[Opening RAW DATA section]

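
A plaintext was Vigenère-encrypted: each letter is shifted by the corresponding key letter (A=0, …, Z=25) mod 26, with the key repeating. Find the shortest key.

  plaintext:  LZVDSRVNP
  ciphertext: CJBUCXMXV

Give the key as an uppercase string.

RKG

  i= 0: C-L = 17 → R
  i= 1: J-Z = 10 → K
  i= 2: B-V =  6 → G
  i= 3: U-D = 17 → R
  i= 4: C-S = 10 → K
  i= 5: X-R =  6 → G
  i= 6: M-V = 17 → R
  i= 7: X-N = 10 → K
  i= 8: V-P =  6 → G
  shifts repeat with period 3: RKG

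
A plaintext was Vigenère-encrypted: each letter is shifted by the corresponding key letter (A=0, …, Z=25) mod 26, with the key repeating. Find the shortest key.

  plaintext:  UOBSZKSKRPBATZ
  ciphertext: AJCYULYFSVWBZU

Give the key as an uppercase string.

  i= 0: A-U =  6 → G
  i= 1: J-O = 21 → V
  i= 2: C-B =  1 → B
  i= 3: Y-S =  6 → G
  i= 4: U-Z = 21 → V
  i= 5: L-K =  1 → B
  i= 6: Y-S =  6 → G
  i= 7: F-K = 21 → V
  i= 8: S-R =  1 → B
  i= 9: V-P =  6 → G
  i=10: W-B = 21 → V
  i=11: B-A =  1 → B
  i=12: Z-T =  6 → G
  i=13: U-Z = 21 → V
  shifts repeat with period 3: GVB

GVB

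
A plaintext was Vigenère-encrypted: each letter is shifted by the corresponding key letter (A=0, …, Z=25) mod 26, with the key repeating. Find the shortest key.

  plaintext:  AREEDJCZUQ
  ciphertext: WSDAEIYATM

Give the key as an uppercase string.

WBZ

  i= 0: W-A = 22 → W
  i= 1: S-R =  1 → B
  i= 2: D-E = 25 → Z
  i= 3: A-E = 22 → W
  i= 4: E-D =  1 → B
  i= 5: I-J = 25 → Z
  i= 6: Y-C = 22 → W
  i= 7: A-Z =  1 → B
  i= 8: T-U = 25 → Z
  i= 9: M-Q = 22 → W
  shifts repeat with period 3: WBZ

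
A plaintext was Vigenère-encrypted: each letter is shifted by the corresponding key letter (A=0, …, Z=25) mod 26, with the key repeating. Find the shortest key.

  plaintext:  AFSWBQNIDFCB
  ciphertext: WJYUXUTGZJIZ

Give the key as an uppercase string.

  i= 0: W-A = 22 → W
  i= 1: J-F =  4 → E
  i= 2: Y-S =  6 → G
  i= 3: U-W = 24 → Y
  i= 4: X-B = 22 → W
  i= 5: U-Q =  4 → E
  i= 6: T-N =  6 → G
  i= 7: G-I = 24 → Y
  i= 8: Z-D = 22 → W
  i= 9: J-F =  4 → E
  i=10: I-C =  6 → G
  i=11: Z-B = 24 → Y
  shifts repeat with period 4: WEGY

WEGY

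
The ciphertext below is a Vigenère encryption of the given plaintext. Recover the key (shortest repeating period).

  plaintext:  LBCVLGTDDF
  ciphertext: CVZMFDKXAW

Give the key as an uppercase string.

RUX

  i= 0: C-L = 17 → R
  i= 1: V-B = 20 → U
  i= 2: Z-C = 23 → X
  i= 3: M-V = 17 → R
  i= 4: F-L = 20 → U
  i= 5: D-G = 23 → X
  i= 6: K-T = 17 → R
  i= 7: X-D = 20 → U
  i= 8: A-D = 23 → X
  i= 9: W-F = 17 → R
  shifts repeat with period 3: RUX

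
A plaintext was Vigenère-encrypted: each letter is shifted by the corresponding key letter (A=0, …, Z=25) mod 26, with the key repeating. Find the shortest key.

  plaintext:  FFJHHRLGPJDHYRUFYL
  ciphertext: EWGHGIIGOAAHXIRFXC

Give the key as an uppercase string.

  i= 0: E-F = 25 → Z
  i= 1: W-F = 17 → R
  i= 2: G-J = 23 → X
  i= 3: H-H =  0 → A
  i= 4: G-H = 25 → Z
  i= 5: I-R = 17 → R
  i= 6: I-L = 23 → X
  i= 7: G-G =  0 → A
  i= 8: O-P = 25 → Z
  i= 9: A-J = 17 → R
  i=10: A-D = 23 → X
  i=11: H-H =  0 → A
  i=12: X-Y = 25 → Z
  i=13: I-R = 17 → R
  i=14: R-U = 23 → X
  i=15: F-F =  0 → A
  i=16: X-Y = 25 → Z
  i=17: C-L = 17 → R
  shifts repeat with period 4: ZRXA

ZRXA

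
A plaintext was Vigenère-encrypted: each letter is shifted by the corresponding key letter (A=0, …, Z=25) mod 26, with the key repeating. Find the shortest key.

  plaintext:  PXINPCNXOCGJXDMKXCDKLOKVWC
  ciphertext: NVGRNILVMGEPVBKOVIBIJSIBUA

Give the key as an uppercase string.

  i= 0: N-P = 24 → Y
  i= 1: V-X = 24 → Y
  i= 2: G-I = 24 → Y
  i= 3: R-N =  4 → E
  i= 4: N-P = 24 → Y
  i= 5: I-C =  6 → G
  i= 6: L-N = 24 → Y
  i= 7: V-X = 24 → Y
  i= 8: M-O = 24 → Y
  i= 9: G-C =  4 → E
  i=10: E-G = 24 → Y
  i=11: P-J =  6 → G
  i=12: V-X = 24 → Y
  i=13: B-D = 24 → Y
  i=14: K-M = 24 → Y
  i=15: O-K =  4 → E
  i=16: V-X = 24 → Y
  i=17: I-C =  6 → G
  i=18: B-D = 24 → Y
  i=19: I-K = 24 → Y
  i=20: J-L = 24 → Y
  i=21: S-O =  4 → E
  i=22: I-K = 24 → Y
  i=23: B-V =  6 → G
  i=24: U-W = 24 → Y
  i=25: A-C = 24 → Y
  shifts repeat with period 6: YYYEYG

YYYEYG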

[Closing RAW DATA section]
[Opening RAW DATA section]

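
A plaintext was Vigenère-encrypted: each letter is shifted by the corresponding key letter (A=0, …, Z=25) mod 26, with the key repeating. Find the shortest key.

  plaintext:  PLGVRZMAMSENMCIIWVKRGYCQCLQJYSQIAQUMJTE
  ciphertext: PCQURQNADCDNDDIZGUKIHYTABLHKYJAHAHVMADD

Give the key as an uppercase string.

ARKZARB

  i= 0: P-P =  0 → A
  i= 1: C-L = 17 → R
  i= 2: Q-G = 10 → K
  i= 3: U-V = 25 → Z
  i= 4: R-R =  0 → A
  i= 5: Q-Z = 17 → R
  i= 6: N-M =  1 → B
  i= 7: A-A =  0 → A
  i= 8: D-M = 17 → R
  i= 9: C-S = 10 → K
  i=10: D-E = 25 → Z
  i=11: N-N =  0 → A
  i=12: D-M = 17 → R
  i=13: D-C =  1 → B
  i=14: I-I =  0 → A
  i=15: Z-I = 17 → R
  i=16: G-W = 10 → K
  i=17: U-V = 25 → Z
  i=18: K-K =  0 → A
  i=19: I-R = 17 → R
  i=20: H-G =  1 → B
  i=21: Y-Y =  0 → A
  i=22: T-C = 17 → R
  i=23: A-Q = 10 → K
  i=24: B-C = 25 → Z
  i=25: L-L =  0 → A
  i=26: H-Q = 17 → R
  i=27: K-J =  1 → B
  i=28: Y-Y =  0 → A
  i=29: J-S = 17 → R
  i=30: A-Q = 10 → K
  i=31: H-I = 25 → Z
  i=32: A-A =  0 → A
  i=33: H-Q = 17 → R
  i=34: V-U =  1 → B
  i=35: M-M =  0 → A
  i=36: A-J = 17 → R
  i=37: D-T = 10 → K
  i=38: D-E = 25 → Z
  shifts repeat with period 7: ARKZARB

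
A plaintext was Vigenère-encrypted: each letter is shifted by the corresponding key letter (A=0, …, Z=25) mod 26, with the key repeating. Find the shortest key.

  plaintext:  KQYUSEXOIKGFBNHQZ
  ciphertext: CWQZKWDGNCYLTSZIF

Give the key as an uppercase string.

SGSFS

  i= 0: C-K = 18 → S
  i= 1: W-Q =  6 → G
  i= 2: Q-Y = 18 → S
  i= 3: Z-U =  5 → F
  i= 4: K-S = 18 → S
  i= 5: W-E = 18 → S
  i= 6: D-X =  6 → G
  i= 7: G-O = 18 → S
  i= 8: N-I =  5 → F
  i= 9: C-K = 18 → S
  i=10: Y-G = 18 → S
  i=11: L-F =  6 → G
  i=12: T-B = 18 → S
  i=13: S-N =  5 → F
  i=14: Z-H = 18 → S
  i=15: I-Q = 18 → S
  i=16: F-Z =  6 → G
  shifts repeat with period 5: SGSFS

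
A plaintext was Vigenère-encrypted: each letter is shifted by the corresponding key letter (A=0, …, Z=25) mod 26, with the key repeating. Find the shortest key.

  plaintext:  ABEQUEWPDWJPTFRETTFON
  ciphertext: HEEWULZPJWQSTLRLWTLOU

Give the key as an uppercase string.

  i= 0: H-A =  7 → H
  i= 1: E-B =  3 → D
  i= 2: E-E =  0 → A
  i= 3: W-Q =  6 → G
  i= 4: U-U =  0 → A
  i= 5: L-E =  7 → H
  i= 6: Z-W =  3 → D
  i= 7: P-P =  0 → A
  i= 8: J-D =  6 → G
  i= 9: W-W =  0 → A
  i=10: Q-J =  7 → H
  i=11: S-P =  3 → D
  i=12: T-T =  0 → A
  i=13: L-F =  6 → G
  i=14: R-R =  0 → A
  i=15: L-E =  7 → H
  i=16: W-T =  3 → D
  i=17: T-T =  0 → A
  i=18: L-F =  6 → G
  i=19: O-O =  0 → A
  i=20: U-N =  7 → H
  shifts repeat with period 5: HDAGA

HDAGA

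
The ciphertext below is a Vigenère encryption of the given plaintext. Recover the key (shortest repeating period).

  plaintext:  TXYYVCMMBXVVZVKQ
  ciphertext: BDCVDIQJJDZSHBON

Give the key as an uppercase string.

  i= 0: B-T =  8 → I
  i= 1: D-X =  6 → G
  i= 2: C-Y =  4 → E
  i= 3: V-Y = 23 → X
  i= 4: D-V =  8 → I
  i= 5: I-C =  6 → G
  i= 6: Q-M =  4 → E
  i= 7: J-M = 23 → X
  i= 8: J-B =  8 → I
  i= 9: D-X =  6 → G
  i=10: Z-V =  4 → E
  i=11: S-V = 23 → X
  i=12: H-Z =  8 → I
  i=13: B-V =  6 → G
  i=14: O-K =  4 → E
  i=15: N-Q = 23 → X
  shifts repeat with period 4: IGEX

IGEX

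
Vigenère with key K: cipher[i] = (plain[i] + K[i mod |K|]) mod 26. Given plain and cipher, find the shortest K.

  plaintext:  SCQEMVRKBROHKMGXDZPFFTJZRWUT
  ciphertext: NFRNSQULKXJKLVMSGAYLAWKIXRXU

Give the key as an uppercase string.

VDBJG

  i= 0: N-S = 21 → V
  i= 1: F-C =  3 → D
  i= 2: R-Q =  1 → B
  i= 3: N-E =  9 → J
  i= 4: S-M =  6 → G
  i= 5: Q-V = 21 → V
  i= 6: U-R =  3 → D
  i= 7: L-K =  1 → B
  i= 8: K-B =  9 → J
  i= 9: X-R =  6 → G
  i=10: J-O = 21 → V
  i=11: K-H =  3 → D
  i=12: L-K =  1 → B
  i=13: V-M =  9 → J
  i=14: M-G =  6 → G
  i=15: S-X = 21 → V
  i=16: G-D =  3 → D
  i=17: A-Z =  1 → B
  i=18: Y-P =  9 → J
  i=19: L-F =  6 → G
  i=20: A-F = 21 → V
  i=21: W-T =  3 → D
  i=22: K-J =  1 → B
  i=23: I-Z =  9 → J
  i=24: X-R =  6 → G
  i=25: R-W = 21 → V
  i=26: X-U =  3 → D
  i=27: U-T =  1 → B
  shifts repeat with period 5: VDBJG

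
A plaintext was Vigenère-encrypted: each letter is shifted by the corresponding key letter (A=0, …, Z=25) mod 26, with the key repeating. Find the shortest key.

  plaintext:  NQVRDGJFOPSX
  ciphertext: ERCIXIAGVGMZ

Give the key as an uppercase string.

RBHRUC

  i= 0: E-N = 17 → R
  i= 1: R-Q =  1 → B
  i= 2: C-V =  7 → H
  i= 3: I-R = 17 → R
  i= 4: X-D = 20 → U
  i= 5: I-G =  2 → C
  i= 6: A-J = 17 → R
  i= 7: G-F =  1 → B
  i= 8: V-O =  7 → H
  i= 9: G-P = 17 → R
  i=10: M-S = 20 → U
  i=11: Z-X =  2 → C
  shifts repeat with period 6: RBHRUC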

[Closing RAW DATA section]

→ **WHAT THE EXERCISE ASKS**
Repeat, exactly as they stand above, the lines from the line with "ciphertext: CVZMFDKXAW" to the line with "ciphertext: NVGRNILVMGEPVBKOVIBIJSIBUA", both lines included.

→ **WRITTEN REPLY**
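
  ciphertext: CVZMFDKXAW

Give the key as an uppercase string.

RUX

  i= 0: C-L = 17 → R
  i= 1: V-B = 20 → U
  i= 2: Z-C = 23 → X
  i= 3: M-V = 17 → R
  i= 4: F-L = 20 → U
  i= 5: D-G = 23 → X
  i= 6: K-T = 17 → R
  i= 7: X-D = 20 → U
  i= 8: A-D = 23 → X
  i= 9: W-F = 17 → R
  shifts repeat with period 3: RUX

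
A plaintext was Vigenère-encrypted: each letter is shifted by the corresponding key letter (A=0, …, Z=25) mod 26, with the key repeating. Find the shortest key.

  plaintext:  FFJHHRLGPJDHYRUFYL
  ciphertext: EWGHGIIGOAAHXIRFXC

Give the key as an uppercase string.

  i= 0: E-F = 25 → Z
  i= 1: W-F = 17 → R
  i= 2: G-J = 23 → X
  i= 3: H-H =  0 → A
  i= 4: G-H = 25 → Z
  i= 5: I-R = 17 → R
  i= 6: I-L = 23 → X
  i= 7: G-G =  0 → A
  i= 8: O-P = 25 → Z
  i= 9: A-J = 17 → R
  i=10: A-D = 23 → X
  i=11: H-H =  0 → A
  i=12: X-Y = 25 → Z
  i=13: I-R = 17 → R
  i=14: R-U = 23 → X
  i=15: F-F =  0 → A
  i=16: X-Y = 25 → Z
  i=17: C-L = 17 → R
  shifts repeat with period 4: ZRXA

ZRXA

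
A plaintext was Vigenère-encrypted: each letter is shifted by the corresponding key letter (A=0, …, Z=25) mod 26, with the key repeating. Find the shortest key.

  plaintext:  PXINPCNXOCGJXDMKXCDKLOKVWC
  ciphertext: NVGRNILVMGEPVBKOVIBIJSIBUA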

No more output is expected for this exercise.